Segment Open

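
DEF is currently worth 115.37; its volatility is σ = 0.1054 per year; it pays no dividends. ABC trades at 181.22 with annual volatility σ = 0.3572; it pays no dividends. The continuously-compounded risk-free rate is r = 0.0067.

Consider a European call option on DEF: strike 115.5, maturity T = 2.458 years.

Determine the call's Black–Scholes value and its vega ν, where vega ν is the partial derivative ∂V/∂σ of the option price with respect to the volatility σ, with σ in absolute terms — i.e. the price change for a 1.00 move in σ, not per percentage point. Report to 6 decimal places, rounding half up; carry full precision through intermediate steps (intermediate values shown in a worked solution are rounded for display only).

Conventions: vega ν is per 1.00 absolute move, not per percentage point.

price = 8.449810
ν = 71.057197

σ√T = 0.1054·√2.458 = 0.165246
d₁ = (ln(S/K) + (r+σ²/2)T) / (σ√T) = (ln(115.37/115.5) + (0.0067+0.1054²/2)·2.458) / 0.165246 = (-0.001126 + 0.030122) / 0.165246 = 0.175469
d₂ = d₁ − σ√T = 0.175469 − 0.165246 = 0.010223
e^{−rT} = 0.983666
N(d₁) = 0.569644,  N(d₂) = 0.504078
Call price V = S·N(d₁) − K·e^{−rT}·N(d₂) = 65.719877 − 57.270066 = 8.449810
φ(d₁) = (1/√(2π))·e^{−d₁²/2} = 0.392848
ν = S·φ(d₁)·√T = 71.057197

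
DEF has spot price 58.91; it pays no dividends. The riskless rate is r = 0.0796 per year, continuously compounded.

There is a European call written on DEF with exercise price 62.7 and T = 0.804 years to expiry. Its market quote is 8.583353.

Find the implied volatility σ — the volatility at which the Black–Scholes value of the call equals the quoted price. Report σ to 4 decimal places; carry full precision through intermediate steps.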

Segment Closed

WHAT THIS TASK INVOLVES:
Return exactly, and only, the lines above starting at the line that contains "Determine the call's" and ending at the line that contains "There is a European".

SOLUTION TO THE EXERCISE:
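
Determine the call's Black–Scholes value and its vega ν, where vega ν is the partial derivative ∂V/∂σ of the option price with respect to the volatility σ, with σ in absolute terms — i.e. the price change for a 1.00 move in σ, not per percentage point. Report to 6 decimal places, rounding half up; carry full precision through intermediate steps (intermediate values shown in a worked solution are rounded for display only).

Conventions: vega ν is per 1.00 absolute move, not per percentage point.

price = 8.449810
ν = 71.057197

σ√T = 0.1054·√2.458 = 0.165246
d₁ = (ln(S/K) + (r+σ²/2)T) / (σ√T) = (ln(115.37/115.5) + (0.0067+0.1054²/2)·2.458) / 0.165246 = (-0.001126 + 0.030122) / 0.165246 = 0.175469
d₂ = d₁ − σ√T = 0.175469 − 0.165246 = 0.010223
e^{−rT} = 0.983666
N(d₁) = 0.569644,  N(d₂) = 0.504078
Call price V = S·N(d₁) − K·e^{−rT}·N(d₂) = 65.719877 − 57.270066 = 8.449810
φ(d₁) = (1/√(2π))·e^{−d₁²/2} = 0.392848
ν = S·φ(d₁)·√T = 71.057197

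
DEF has spot price 58.91; it pays no dividends. The riskless rate is r = 0.0796 per year, continuously compounded.

There is a European call written on DEF with exercise price 62.7 and T = 0.804 years to expiry. Its market quote is 8.583353.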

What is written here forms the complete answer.